Your objective
The line containing "The energy ratio" marks where to begin. Write out that line and every line after it exactly, through the last line below.

Collected data
————
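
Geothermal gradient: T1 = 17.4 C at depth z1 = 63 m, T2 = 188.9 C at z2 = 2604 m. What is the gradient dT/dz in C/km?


dT = 188.9 - 17.4 = 171.5 C
dz = 2604 - 63 = 2541 m
gradient = dT/dz * 1000 = 171.5/2541 * 1000 = 67.4931 C/km

67.4931


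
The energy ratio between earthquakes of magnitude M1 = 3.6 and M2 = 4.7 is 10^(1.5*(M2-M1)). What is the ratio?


M2 - M1 = 4.7 - 3.6 = 1.1
1.5 * 1.1 = 1.65
ratio = 10^1.65 = 44.67

44.67


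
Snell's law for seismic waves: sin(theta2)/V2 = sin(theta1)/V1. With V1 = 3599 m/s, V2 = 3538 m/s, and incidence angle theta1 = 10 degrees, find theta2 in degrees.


sin(theta1) = sin(10 deg) = 0.173648
sin(theta2) = V2/V1 * sin(theta1) = 3538/3599 * 0.173648 = 0.170705
theta2 = arcsin(0.170705) = 9.8288 degrees

9.8288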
————
Your response
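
The energy ratio between earthquakes of magnitude M1 = 3.6 and M2 = 4.7 is 10^(1.5*(M2-M1)). What is the ratio?


M2 - M1 = 4.7 - 3.6 = 1.1
1.5 * 1.1 = 1.65
ratio = 10^1.65 = 44.67

44.67


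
Snell's law for seismic waves: sin(theta2)/V2 = sin(theta1)/V1. With V1 = 3599 m/s, V2 = 3538 m/s, and incidence angle theta1 = 10 degrees, find theta2 in degrees.


sin(theta1) = sin(10 deg) = 0.173648
sin(theta2) = V2/V1 * sin(theta1) = 3538/3599 * 0.173648 = 0.170705
theta2 = arcsin(0.170705) = 9.8288 degrees

9.8288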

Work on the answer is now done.